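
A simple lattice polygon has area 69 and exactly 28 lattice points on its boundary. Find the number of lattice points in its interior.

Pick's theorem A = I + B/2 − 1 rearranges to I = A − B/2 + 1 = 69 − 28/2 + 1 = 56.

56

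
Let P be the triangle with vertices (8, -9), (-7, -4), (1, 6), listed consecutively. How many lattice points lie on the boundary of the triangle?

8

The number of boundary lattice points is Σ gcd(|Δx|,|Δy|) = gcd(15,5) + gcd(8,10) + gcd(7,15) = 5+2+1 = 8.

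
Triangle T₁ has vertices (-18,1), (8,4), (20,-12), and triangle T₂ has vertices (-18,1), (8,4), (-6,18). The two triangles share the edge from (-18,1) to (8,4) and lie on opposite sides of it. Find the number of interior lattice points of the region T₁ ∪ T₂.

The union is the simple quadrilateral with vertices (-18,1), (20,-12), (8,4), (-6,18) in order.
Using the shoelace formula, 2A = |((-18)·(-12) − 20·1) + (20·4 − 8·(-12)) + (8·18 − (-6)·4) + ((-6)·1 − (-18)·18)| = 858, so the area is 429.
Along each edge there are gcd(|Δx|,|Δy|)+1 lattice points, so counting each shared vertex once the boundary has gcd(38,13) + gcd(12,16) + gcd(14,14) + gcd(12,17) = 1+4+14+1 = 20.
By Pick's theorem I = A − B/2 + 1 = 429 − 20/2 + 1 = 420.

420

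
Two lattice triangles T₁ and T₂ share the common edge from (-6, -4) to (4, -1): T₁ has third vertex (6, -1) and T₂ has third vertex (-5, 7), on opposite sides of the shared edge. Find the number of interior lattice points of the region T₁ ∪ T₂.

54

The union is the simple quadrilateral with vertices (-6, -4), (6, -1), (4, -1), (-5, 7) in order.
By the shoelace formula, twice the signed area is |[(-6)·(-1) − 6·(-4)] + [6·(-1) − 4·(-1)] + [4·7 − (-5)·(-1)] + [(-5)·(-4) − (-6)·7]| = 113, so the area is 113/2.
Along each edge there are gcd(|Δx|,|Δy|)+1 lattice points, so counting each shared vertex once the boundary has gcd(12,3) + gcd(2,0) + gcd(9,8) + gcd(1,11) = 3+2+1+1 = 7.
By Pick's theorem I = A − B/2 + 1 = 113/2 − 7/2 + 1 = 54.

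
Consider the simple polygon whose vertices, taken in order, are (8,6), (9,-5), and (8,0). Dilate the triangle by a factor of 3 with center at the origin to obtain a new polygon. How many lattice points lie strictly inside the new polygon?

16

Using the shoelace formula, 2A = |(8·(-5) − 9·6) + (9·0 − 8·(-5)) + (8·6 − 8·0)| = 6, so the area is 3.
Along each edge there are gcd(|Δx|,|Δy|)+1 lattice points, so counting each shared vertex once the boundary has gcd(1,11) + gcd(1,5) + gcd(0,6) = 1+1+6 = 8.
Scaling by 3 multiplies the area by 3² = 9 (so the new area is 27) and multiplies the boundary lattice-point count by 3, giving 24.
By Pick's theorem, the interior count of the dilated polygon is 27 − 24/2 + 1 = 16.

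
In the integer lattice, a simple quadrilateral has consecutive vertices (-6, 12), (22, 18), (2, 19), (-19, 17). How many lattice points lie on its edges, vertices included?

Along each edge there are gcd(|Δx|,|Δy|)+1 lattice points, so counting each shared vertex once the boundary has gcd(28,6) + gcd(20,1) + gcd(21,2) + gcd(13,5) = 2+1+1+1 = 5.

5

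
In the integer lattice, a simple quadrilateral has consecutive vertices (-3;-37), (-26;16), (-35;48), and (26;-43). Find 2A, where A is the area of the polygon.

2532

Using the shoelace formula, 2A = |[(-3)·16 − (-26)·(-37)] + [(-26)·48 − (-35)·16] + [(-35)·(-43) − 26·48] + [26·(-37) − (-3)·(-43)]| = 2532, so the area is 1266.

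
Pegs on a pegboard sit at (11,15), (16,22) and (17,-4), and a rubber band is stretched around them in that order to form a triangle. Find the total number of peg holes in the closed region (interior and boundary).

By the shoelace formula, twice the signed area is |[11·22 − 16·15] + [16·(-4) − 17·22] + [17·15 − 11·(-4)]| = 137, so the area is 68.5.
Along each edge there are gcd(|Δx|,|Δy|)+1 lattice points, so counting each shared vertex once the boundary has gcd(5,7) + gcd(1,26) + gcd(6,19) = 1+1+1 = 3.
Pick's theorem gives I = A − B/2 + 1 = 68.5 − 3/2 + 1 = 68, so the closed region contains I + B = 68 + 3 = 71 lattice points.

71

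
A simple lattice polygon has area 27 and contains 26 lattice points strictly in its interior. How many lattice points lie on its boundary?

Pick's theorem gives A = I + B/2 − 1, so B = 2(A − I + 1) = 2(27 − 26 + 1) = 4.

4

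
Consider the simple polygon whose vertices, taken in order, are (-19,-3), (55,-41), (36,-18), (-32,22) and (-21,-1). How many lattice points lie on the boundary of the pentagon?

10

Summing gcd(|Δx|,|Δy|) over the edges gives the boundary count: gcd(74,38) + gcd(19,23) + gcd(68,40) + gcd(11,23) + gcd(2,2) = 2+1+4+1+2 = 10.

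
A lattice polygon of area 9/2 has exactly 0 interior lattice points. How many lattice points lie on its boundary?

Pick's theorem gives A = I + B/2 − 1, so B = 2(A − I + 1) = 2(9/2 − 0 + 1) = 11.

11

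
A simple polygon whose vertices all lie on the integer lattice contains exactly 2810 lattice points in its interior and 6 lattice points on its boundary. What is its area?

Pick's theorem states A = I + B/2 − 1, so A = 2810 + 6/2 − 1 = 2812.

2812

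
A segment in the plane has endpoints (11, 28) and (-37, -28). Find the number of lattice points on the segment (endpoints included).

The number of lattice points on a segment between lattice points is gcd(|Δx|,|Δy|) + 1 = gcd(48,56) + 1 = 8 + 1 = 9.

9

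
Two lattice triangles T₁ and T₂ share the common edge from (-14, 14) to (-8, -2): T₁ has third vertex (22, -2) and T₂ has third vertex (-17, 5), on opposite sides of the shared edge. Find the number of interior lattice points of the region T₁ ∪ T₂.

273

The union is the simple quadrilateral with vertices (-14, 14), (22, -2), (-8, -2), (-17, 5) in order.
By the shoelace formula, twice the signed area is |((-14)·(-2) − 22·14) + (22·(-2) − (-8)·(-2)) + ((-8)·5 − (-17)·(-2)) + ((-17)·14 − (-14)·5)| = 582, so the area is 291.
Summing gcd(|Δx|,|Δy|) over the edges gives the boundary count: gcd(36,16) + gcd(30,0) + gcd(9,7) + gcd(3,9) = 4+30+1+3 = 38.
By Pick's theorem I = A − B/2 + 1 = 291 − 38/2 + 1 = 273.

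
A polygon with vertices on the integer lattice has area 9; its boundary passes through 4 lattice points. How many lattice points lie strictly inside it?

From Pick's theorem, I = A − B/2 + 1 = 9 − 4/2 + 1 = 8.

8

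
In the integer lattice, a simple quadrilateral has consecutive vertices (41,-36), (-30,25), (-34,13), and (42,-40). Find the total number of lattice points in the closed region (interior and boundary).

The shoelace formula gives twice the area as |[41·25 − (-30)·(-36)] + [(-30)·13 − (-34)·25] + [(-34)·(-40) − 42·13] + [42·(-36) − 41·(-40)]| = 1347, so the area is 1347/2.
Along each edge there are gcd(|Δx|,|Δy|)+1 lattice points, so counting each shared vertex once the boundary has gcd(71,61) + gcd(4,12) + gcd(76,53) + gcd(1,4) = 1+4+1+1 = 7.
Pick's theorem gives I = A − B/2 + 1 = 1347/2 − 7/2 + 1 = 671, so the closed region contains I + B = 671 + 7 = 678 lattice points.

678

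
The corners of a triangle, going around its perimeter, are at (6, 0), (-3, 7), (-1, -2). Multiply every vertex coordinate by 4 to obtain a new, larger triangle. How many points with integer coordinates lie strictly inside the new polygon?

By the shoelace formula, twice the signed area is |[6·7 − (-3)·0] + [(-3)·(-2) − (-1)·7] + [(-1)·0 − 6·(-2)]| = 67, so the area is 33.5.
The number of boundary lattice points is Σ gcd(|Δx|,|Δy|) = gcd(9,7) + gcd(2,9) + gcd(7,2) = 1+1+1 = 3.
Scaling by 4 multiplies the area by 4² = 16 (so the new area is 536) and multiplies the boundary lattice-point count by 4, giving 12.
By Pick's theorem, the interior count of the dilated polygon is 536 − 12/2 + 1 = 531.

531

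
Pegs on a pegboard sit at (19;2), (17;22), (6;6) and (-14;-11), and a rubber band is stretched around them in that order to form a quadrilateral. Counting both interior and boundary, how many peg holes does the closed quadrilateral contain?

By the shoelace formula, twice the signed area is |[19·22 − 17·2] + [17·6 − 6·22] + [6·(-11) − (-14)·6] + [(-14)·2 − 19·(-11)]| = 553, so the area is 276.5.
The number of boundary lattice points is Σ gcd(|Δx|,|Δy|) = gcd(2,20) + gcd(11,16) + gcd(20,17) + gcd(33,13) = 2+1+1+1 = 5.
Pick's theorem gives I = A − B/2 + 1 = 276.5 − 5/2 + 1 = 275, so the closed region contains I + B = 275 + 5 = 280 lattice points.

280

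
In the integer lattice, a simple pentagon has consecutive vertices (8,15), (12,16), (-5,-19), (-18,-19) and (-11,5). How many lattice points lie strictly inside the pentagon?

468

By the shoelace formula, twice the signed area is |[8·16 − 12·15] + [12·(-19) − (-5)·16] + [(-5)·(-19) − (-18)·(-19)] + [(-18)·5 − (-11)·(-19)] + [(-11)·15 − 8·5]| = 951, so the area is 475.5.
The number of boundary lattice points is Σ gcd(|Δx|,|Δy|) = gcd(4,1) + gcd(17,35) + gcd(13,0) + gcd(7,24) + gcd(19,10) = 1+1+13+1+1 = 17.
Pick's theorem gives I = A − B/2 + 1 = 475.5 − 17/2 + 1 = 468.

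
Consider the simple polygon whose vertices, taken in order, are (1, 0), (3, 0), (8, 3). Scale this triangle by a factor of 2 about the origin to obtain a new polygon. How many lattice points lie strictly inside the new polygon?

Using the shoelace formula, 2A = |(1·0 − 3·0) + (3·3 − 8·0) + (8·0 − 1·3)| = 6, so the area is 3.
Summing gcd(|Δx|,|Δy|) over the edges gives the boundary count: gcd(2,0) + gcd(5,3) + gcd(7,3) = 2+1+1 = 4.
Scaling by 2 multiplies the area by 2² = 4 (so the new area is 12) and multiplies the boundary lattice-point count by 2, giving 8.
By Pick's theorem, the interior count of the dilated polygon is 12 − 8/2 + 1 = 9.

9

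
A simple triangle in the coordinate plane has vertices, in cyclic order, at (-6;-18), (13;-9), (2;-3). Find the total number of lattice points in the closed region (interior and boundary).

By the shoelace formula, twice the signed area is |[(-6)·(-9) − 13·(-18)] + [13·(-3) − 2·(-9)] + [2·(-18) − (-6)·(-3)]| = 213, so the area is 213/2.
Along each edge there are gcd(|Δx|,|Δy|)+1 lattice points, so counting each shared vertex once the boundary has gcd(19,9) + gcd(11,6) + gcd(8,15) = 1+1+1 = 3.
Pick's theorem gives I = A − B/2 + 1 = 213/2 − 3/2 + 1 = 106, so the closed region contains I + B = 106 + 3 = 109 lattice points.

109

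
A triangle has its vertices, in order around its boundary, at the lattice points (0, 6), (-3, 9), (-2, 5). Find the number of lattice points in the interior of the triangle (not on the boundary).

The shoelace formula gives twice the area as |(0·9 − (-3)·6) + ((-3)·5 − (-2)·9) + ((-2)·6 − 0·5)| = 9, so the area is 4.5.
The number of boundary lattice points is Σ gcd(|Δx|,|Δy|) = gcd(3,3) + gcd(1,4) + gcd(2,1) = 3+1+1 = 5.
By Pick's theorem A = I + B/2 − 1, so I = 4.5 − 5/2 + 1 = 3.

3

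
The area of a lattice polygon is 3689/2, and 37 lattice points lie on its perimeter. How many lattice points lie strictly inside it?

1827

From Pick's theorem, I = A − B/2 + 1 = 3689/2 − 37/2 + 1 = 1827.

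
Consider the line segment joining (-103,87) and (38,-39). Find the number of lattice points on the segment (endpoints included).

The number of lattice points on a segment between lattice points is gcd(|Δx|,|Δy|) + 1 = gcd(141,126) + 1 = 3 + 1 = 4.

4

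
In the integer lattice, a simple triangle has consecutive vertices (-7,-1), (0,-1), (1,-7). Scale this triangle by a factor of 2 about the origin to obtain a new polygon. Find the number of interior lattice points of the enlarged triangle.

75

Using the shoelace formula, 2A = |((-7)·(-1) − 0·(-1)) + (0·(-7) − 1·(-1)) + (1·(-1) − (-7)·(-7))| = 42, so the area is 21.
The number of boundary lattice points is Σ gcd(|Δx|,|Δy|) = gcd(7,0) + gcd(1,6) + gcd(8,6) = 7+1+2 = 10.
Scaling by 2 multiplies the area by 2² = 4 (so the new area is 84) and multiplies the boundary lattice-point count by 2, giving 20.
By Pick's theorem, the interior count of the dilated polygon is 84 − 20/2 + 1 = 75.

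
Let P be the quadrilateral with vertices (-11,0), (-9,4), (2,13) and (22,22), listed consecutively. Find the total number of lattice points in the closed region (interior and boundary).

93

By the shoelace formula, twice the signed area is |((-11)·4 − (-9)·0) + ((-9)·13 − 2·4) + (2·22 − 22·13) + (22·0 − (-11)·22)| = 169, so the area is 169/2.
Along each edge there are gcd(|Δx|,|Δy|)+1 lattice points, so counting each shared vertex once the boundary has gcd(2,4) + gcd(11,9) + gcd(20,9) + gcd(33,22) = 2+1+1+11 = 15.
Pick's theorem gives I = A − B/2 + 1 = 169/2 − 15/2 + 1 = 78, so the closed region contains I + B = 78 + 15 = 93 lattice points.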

* * * * * * * * *

Everything from the line with "Let P be the quadrilateral" through the last line of the entries is to be written out again, unchanged; nothing else belongs in the answer.

### Completed exercise
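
Let P be the quadrilateral with vertices (-11,0), (-9,4), (2,13) and (22,22), listed consecutively. Find the total number of lattice points in the closed region (interior and boundary).

93

By the shoelace formula, twice the signed area is |((-11)·4 − (-9)·0) + ((-9)·13 − 2·4) + (2·22 − 22·13) + (22·0 − (-11)·22)| = 169, so the area is 169/2.
Along each edge there are gcd(|Δx|,|Δy|)+1 lattice points, so counting each shared vertex once the boundary has gcd(2,4) + gcd(11,9) + gcd(20,9) + gcd(33,22) = 2+1+1+11 = 15.
Pick's theorem gives I = A − B/2 + 1 = 169/2 − 15/2 + 1 = 78, so the closed region contains I + B = 78 + 15 = 93 lattice points.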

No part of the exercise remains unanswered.